▸ What you will do:
Reproduce exactly, from the data that follows, the line with "Let H(l, u)", the line with "Answer: -1/35414 ≈ -2.8237e-5", and every line that lies between them.

▸ Task input:
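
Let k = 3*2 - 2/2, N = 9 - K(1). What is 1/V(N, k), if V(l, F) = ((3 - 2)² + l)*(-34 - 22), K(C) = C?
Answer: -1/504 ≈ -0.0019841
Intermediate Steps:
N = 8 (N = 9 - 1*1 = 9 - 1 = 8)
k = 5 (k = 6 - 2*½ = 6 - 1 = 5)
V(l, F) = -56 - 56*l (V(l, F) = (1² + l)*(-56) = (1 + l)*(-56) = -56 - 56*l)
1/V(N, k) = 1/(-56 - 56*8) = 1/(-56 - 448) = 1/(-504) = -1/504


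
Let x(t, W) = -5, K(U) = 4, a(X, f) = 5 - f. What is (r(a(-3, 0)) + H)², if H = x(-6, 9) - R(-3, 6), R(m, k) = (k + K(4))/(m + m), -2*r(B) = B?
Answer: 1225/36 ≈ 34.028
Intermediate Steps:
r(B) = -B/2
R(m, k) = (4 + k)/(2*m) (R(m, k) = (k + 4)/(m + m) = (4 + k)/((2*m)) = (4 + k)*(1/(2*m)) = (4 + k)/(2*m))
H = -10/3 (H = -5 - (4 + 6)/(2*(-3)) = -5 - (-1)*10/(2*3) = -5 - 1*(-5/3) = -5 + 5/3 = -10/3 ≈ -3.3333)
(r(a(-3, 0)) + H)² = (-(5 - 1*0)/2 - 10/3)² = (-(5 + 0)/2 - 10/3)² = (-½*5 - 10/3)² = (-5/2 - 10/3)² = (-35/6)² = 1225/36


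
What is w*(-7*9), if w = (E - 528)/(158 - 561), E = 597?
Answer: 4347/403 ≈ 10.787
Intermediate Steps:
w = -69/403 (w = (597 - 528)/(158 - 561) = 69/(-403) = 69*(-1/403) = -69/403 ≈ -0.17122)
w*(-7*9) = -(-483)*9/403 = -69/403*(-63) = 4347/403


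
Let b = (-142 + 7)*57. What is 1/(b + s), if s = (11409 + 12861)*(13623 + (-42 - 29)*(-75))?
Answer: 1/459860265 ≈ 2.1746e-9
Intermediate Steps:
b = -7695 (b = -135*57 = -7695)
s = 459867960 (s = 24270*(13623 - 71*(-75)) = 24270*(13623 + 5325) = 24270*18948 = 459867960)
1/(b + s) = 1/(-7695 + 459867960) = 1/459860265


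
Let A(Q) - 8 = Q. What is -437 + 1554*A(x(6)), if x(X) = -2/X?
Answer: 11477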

---

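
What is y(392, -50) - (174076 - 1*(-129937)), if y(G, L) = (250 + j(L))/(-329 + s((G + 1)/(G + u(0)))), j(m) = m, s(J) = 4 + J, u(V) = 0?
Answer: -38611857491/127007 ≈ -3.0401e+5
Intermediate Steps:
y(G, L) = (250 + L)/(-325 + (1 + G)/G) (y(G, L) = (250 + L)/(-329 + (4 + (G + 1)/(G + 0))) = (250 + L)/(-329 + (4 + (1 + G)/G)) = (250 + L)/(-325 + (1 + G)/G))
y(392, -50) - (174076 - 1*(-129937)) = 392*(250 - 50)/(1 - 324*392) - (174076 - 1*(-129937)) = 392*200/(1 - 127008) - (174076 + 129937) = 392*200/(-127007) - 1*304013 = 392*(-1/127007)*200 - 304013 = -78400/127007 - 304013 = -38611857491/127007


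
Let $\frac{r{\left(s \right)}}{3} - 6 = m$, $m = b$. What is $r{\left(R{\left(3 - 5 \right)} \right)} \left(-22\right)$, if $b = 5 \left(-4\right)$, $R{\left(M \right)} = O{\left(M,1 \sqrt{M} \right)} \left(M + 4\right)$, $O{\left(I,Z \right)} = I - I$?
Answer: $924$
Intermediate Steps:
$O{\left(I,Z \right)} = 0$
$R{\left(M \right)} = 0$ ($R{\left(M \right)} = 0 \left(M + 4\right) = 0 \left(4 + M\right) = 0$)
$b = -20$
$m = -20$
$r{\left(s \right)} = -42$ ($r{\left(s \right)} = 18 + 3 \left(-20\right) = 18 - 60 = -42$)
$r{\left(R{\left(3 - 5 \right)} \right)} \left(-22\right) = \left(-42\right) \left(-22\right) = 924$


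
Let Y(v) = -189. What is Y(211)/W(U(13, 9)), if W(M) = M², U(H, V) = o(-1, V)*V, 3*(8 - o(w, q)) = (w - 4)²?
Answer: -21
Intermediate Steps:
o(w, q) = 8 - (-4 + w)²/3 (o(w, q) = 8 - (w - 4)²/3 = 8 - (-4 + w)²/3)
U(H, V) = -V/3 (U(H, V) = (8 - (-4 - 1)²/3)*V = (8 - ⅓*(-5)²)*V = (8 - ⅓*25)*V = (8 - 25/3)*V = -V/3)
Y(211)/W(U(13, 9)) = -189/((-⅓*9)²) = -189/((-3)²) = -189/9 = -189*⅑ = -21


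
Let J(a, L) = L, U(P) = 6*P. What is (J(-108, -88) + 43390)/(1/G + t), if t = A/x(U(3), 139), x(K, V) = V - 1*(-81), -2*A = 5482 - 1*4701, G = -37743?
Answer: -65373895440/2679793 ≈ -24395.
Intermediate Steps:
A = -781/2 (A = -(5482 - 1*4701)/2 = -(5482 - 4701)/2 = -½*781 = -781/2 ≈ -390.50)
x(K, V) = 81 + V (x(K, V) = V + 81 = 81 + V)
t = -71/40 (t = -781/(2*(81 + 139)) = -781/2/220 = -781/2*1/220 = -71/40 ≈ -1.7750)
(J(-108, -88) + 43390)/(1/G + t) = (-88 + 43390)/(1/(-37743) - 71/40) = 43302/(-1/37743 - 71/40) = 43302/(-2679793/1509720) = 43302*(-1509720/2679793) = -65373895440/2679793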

---

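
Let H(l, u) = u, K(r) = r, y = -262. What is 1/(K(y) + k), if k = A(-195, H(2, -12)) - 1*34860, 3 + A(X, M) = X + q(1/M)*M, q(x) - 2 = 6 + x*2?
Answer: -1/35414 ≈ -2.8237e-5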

▸ Written solution:
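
Let H(l, u) = u, K(r) = r, y = -262. What is 1/(K(y) + k), if k = A(-195, H(2, -12)) - 1*34860, 3 + A(X, M) = X + q(1/M)*M, q(x) - 2 = 6 + x*2?
Answer: -1/35414 ≈ -2.8237e-5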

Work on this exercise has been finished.